Records drawn from a dataset
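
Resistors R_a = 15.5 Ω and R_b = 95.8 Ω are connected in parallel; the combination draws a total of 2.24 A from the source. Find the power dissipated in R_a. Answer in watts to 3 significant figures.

57.6 W

The branches share the same voltage, but only the total current is given — find V from the equivalent resistance first.
1/R_eq = 1/15.5 + 1/95.8 ⇒ R_eq = 13.34 Ω
V = I_total × R_eq = 2.240 × 13.34 = 29.88 V
P_R_a = V² / R_a = (29.88)² / 15.5 = 57.62 W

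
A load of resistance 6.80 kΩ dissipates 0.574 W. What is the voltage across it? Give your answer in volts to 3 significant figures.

62.5 V

Rearranging the power relation for the two known quantities gives V = √(P R).
V = √(0.574 × 6800) = 62.48 V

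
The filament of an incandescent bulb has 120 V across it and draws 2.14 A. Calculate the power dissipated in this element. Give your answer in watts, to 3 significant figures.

257 W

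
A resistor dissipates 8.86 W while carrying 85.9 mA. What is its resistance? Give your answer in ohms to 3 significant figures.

Rearranging the power relation for the two known quantities gives R = P / I².
R = 8.86 / (0.08590)² = 1201 Ω

1200 Ω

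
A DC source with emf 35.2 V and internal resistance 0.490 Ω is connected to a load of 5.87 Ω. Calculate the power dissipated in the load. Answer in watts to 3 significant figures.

180 W

The internal resistance and the load are in series, so the same I flows through both; get I from ε/(r+R), then I²R for the load.
I = ε / (r + R) = 35.2 / (0.490 + 5.87) = 5.535 A
P_load = I² R = (5.535)² × 5.87 = 179.8 W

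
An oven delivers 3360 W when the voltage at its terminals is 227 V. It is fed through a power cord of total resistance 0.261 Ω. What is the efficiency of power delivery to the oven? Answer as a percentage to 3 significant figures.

98.3 %

I = P / V = 3360 / 227 = 14.80 A through the power cord.
P_line = I² R_line = (14.80)² × 0.261 = 57.18 W
P_source = P_load + P_line = 3360 + 57.18 = 3417 W
η = P_load / P_source = 3360 / 3417 = 0.9833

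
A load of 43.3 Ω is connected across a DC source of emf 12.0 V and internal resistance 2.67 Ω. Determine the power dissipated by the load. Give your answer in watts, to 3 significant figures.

2.95 W

With r and R in series, I = ε/(r+R); the load dissipates I²R.
I = ε / (r + R) = 12.0 / (2.67 + 43.3) = 0.2610 A
P_load = I² R = (0.2610)² × 43.3 = 2.951 W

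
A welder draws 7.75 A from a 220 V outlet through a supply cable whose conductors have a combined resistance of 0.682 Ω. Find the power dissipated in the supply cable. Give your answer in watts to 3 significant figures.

41.0 W

The supply cable and load are in series, so the same current flows in both; the loss is I²R_line.
The supply cable carries the full 7.75 A.
P_line = I² R_line = (7.750)² × 0.682 = 40.96 W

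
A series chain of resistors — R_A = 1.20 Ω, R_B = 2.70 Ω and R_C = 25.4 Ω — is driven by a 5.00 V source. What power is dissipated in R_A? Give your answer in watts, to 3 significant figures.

Every series element carries the same I. Get I from the total resistance, then P = I² × R_A.
R_total = 1.20 + 2.70 + 25.4 = 29.30 Ω
I = V / R_total = 5.00 / 29.30 = 0.1706 A
P_R_A = I² × R_A = (0.1706)² × 1.20 = 0.03495 W

0.0349 W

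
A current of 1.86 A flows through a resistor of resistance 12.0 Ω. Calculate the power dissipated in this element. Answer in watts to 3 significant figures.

41.5 W

With I and R stated, P = I²R applies in one step.
P = (1.860 A)² × 12.0 Ω = 41.52 W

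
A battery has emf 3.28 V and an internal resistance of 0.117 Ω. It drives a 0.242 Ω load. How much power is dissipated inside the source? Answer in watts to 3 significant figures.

r is in series with the load, so it carries the full circuit current — the loss in it is I²r.
I = ε / (r + R) = 3.28 / (0.117 + 0.242) = 9.136 A
P_int = I² r = (9.136)² × 0.117 = 9.767 W

9.77 W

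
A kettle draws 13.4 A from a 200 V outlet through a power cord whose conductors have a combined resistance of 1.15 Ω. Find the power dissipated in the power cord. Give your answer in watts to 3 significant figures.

206 W

The power cord and load are in series, so the same current flows in both; the loss is I²R_line.
The power cord carries the full 13.4 A.
P_line = I² R_line = (13.40)² × 1.15 = 206.5 W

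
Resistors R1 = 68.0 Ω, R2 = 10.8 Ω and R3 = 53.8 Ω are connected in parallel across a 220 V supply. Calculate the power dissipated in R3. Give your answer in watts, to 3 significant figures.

900 W

The supply voltage appears across each parallel branch — just use P = V²/R3.
P_R3 = V² / R3 = (220)² / 53.8 Ω = 899.6 W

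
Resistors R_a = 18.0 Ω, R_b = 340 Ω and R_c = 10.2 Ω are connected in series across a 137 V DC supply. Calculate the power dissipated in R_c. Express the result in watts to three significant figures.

In a series string the same current flows through every resistor — find that current, then P = I²R for the one we want.
R_total = 18.0 + 340 + 10.2 = 368.2 Ω
I = V / R_total = 137 / 368.2 = 0.3721 A
P_R_c = I² × R_c = (0.3721)² × 10.2 = 1.412 W

1.41 W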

■ Required action ■
Write out every entry verbatim.

■ Expected output ■
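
Resistors R_a = 15.5 Ω and R_b = 95.8 Ω are connected in parallel; the combination draws a total of 2.24 A from the source. Find the power dissipated in R_a. Answer in watts to 3 significant figures.

57.6 W

The branches share the same voltage, but only the total current is given — find V from the equivalent resistance first.
1/R_eq = 1/15.5 + 1/95.8 ⇒ R_eq = 13.34 Ω
V = I_total × R_eq = 2.240 × 13.34 = 29.88 V
P_R_a = V² / R_a = (29.88)² / 15.5 = 57.62 W

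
A load of resistance 6.80 kΩ dissipates 0.574 W. What is the voltage across it? Give your answer in volts to 3 significant figures.

62.5 V

Rearranging the power relation for the two known quantities gives V = √(P R).
V = √(0.574 × 6800) = 62.48 V

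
The filament of an incandescent bulb has 120 V across it and draws 2.14 A. Calculate the power dissipated in this element. Give your answer in watts, to 3 significant figures.

257 W

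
A resistor dissipates 8.86 W while carrying 85.9 mA. What is its resistance? Give your answer in ohms to 3 significant figures.

Rearranging the power relation for the two known quantities gives R = P / I².
R = 8.86 / (0.08590)² = 1201 Ω

1200 Ω

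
A DC source with emf 35.2 V and internal resistance 0.490 Ω is connected to a load of 5.87 Ω. Calculate the power dissipated in the load. Answer in watts to 3 significant figures.

180 W

The internal resistance and the load are in series, so the same I flows through both; get I from ε/(r+R), then I²R for the load.
I = ε / (r + R) = 35.2 / (0.490 + 5.87) = 5.535 A
P_load = I² R = (5.535)² × 5.87 = 179.8 W

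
An oven delivers 3360 W when the voltage at its terminals is 227 V. It is fed through a power cord of total resistance 0.261 Ω. What is the efficiency of power delivery to the oven? Answer as a percentage to 3 significant figures.

98.3 %

I = P / V = 3360 / 227 = 14.80 A through the power cord.
P_line = I² R_line = (14.80)² × 0.261 = 57.18 W
P_source = P_load + P_line = 3360 + 57.18 = 3417 W
η = P_load / P_source = 3360 / 3417 = 0.9833

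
A load of 43.3 Ω is connected across a DC source of emf 12.0 V and internal resistance 2.67 Ω. Determine the power dissipated by the load. Give your answer in watts, to 3 significant figures.

2.95 W

With r and R in series, I = ε/(r+R); the load dissipates I²R.
I = ε / (r + R) = 12.0 / (2.67 + 43.3) = 0.2610 A
P_load = I² R = (0.2610)² × 43.3 = 2.951 W

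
A welder draws 7.75 A from a 220 V outlet through a supply cable whose conductors have a combined resistance of 0.682 Ω. Find the power dissipated in the supply cable. Give your answer in watts to 3 significant figures.

41.0 W

The supply cable and load are in series, so the same current flows in both; the loss is I²R_line.
The supply cable carries the full 7.75 A.
P_line = I² R_line = (7.750)² × 0.682 = 40.96 W

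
A series chain of resistors — R_A = 1.20 Ω, R_B = 2.70 Ω and R_C = 25.4 Ω — is driven by a 5.00 V source. What power is dissipated in R_A? Give your answer in watts, to 3 significant figures.

Every series element carries the same I. Get I from the total resistance, then P = I² × R_A.
R_total = 1.20 + 2.70 + 25.4 = 29.30 Ω
I = V / R_total = 5.00 / 29.30 = 0.1706 A
P_R_A = I² × R_A = (0.1706)² × 1.20 = 0.03495 W

0.0349 W

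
A current of 1.86 A flows through a resistor of resistance 12.0 Ω. Calculate the power dissipated in this element. Answer in watts to 3 significant figures.

41.5 W

With I and R stated, P = I²R applies in one step.
P = (1.860 A)² × 12.0 Ω = 41.52 W

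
A battery has emf 3.28 V and an internal resistance of 0.117 Ω. It drives a 0.242 Ω load. How much power is dissipated inside the source? Answer in watts to 3 significant figures.

r is in series with the load, so it carries the full circuit current — the loss in it is I²r.
I = ε / (r + R) = 3.28 / (0.117 + 0.242) = 9.136 A
P_int = I² r = (9.136)² × 0.117 = 9.767 W

9.77 W

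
A kettle draws 13.4 A from a 200 V outlet through a power cord whose conductors have a combined resistance of 1.15 Ω. Find the power dissipated in the power cord. Give your answer in watts to 3 significant figures.

206 W

The power cord and load are in series, so the same current flows in both; the loss is I²R_line.
The power cord carries the full 13.4 A.
P_line = I² R_line = (13.40)² × 1.15 = 206.5 W

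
Resistors R1 = 68.0 Ω, R2 = 10.8 Ω and R3 = 53.8 Ω are connected in parallel across a 220 V supply. Calculate the power dissipated in R3. Give your answer in watts, to 3 significant figures.

900 W

The supply voltage appears across each parallel branch — just use P = V²/R3.
P_R3 = V² / R3 = (220)² / 53.8 Ω = 899.6 W

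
Resistors R_a = 18.0 Ω, R_b = 340 Ω and R_c = 10.2 Ω are connected in series across a 137 V DC supply. Calculate the power dissipated in R_c. Express the result in watts to three significant figures.

In a series string the same current flows through every resistor — find that current, then P = I²R for the one we want.
R_total = 18.0 + 340 + 10.2 = 368.2 Ω
I = V / R_total = 137 / 368.2 = 0.3721 A
P_R_c = I² × R_c = (0.3721)² × 10.2 = 1.412 W

1.41 W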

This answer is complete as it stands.